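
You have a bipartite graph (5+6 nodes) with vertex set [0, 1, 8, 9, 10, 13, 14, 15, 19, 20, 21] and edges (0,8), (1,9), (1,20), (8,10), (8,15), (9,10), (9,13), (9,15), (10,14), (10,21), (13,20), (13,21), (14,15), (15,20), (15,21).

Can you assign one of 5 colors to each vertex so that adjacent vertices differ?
Yes, G is 5-colorable

A valid 5-coloring: color 1: [0, 1, 10, 13, 15, 19]; color 2: [8, 9, 14, 20, 21].
(χ(G) = 2 ≤ 5.)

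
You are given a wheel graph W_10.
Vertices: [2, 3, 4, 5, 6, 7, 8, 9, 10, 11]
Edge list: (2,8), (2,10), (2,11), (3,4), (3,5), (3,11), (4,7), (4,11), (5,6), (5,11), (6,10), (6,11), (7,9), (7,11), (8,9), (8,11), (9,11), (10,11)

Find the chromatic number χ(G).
χ(G) = 4

Clique number ω(G) = 3 (lower bound: χ ≥ ω).
Odd cycle [6, 10, 2, 8, 9, 7, 4, 3, 5] needs 3 colors (χ ≥ 3).
Vertex 11 is adjacent to every vertex of [2, 3, 4, 5, 6, 7, 8, 9, 10], which already need 3 colors among themselves, so 11 needs a new color (χ ≥ 4).
The coloring below uses 4 colors, so χ(G) = 4.
A valid 4-coloring: color 1: [11]; color 2: [2, 3, 6, 9]; color 3: [5, 7, 8, 10]; color 4: [4].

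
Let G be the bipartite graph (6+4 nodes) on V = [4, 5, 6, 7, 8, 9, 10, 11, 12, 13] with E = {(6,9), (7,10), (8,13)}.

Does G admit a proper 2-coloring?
Yes, G is 2-colorable

A valid 2-coloring: color 1: [4, 5, 6, 7, 8, 11, 12]; color 2: [9, 10, 13].
(χ(G) = 2 ≤ 2.)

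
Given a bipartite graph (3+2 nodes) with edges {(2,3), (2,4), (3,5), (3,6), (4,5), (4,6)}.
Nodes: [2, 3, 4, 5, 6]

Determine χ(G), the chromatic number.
Clique number ω(G) = 2 (lower bound: χ ≥ ω).
The graph is bipartite (no odd cycle), so 2 colors suffice: χ(G) = 2.
A valid 2-coloring: color 1: [3, 4]; color 2: [2, 5, 6].

χ(G) = 2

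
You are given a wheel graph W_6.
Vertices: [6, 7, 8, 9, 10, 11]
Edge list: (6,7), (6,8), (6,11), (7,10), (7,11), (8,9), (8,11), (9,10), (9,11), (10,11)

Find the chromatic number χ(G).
Clique number ω(G) = 3 (lower bound: χ ≥ ω).
Odd cycle [8, 6, 7, 10, 9] needs 3 colors (χ ≥ 3).
Vertex 11 is adjacent to every vertex of [6, 7, 8, 9, 10], which already need 3 colors among themselves, so 11 needs a new color (χ ≥ 4).
The coloring below uses 4 colors, so χ(G) = 4.
A valid 4-coloring: color 1: [11]; color 2: [8, 10]; color 3: [6, 9]; color 4: [7].

χ(G) = 4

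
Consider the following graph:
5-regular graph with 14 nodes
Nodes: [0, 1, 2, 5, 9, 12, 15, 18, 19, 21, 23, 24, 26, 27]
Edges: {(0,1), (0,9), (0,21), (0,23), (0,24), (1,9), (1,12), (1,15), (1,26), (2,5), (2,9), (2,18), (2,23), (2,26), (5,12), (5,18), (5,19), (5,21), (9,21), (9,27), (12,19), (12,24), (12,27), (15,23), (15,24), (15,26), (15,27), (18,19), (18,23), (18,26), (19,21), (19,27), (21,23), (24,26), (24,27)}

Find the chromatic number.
χ(G) = 4

Clique number ω(G) = 3 (lower bound: χ ≥ ω).
Suppose a proper 3-coloring c exists. The clique [0, 1, 9] takes 3 distinct colors; by symmetry let c(0) = 1, c(1) = 2, c(9) = 3.
- Vertex 21: neighbors [0, 9] already have colors [1, 3] ⇒ c(21) = 2.
- Vertex 23: neighbors [0, 21] already have colors [1, 2] ⇒ c(23) = 3.
- Vertex 15: neighbors [1, 23] already have colors [2, 3] ⇒ c(15) = 1.
- Vertex 26: neighbors [15, 1] already have colors [1, 2] ⇒ c(26) = 3.
- Vertex 27: neighbors [15, 9] already have colors [1, 3] ⇒ c(27) = 2.
- Vertex 24: neighbors [0, 27, 26] already have colors [1, 2, 3] — all 3 colors blocked. Contradiction.
The forced assignments end in a contradiction, so G has no proper 3-coloring (χ ≥ 4).
The coloring below uses 4 colors, so χ(G) = 4.
A valid 4-coloring: color 1: [12, 15, 18, 21]; color 2: [0, 5, 26, 27]; color 3: [1, 2, 19, 24]; color 4: [9, 23].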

━━━━━━━━━━

From the material above, set down exactly the lines starting at the one with "Nodes: [2, 3, 4, 5, 6]" and ending at the one with "(9,10), (9,11), (10,11)", end lines included.

▸ TASK OUTPUT:
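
Nodes: [2, 3, 4, 5, 6]

Determine χ(G), the chromatic number.
Clique number ω(G) = 2 (lower bound: χ ≥ ω).
The graph is bipartite (no odd cycle), so 2 colors suffice: χ(G) = 2.
A valid 2-coloring: color 1: [3, 4]; color 2: [2, 5, 6].

χ(G) = 2

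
You are given a wheel graph W_6.
Vertices: [6, 7, 8, 9, 10, 11]
Edge list: (6,7), (6,8), (6,11), (7,10), (7,11), (8,9), (8,11), (9,10), (9,11), (10,11)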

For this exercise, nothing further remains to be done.